---------- RECORDED DATA

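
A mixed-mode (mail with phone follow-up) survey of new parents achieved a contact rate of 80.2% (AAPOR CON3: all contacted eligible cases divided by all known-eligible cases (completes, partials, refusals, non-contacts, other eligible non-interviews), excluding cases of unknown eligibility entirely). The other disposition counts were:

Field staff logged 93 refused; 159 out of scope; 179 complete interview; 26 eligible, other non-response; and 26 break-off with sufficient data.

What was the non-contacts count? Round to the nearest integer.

Top: 179 + 26 + 93 + 26 = 324
CON3 = 324 / D = 0.802
D = 324 / 0.802 = 404.0
Remaining denominator categories sum to 324
non-contacts = 404.0 − 324 ≈ 80

80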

--------------------

> [EXERCISE OBJECTIVE]:
The full set of entries above has to be restated exactly.

> [SOLUTION FOR THIS PROBLEM]:
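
A mixed-mode (mail with phone follow-up) survey of new parents achieved a contact rate of 80.2% (AAPOR CON3: all contacted eligible cases divided by all known-eligible cases (completes, partials, refusals, non-contacts, other eligible non-interviews), excluding cases of unknown eligibility entirely). The other disposition counts were:

Field staff logged 93 refused; 159 out of scope; 179 complete interview; 26 eligible, other non-response; and 26 break-off with sufficient data.

What was the non-contacts count? Round to the nearest integer.

Top: 179 + 26 + 93 + 26 = 324
CON3 = 324 / D = 0.802
D = 324 / 0.802 = 404.0
Remaining denominator categories sum to 324
non-contacts = 404.0 − 324 ≈ 80

80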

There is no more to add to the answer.